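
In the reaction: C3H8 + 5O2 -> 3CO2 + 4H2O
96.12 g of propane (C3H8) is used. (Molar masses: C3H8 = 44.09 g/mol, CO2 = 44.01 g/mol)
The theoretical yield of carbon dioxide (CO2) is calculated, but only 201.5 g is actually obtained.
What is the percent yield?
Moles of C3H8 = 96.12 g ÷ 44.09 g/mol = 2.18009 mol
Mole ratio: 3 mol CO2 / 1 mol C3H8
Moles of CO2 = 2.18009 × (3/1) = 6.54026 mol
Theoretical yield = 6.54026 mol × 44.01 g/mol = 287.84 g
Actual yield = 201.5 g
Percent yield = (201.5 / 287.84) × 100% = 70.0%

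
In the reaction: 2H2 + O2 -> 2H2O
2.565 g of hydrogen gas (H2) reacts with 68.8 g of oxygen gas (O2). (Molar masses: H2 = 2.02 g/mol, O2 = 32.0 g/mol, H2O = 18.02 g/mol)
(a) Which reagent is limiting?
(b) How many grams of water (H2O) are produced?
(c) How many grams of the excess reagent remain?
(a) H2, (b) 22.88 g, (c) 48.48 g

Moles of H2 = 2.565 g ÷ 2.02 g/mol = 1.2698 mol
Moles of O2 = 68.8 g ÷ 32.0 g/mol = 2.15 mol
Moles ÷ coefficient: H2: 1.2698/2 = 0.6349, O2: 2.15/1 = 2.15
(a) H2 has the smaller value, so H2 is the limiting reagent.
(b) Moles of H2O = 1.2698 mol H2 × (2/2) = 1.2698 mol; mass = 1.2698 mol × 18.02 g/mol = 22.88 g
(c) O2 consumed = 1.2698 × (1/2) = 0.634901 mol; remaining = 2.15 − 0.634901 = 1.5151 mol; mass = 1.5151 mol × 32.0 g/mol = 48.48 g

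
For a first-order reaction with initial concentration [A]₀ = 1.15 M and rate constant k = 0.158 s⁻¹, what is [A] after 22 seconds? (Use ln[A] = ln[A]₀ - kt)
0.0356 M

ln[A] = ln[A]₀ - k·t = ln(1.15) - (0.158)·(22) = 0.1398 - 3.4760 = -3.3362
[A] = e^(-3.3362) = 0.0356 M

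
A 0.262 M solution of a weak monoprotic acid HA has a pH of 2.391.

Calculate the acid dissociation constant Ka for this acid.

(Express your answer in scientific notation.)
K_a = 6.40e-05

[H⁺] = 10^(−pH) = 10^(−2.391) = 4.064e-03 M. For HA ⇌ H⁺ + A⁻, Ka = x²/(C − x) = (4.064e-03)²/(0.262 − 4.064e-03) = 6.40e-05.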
* * *
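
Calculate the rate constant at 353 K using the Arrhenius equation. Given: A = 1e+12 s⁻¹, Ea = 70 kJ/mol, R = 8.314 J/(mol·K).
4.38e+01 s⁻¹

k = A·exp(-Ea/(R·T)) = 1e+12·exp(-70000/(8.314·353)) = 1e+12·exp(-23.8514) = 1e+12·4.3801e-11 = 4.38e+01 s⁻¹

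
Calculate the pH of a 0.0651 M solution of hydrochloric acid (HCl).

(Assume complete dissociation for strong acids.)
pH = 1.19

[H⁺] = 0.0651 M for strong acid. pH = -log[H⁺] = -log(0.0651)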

__Activity__: Among the entries above, find the line with "(a) Which reagent is limiting?" and the line with "Calculate the acid"; give again exactly these two lines and all lines between them.

__Response to this task__:
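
(a) Which reagent is limiting?
(b) How many grams of water (H2O) are produced?
(c) How many grams of the excess reagent remain?
(a) H2, (b) 22.88 g, (c) 48.48 g

Moles of H2 = 2.565 g ÷ 2.02 g/mol = 1.2698 mol
Moles of O2 = 68.8 g ÷ 32.0 g/mol = 2.15 mol
Moles ÷ coefficient: H2: 1.2698/2 = 0.6349, O2: 2.15/1 = 2.15
(a) H2 has the smaller value, so H2 is the limiting reagent.
(b) Moles of H2O = 1.2698 mol H2 × (2/2) = 1.2698 mol; mass = 1.2698 mol × 18.02 g/mol = 22.88 g
(c) O2 consumed = 1.2698 × (1/2) = 0.634901 mol; remaining = 2.15 − 0.634901 = 1.5151 mol; mass = 1.5151 mol × 32.0 g/mol = 48.48 g

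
For a first-order reaction with initial concentration [A]₀ = 1.15 M and rate constant k = 0.158 s⁻¹, what is [A] after 22 seconds? (Use ln[A] = ln[A]₀ - kt)
0.0356 M

ln[A] = ln[A]₀ - k·t = ln(1.15) - (0.158)·(22) = 0.1398 - 3.4760 = -3.3362
[A] = e^(-3.3362) = 0.0356 M

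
A 0.262 M solution of a weak monoprotic acid HA has a pH of 2.391.

Calculate the acid dissociation constant Ka for this acid.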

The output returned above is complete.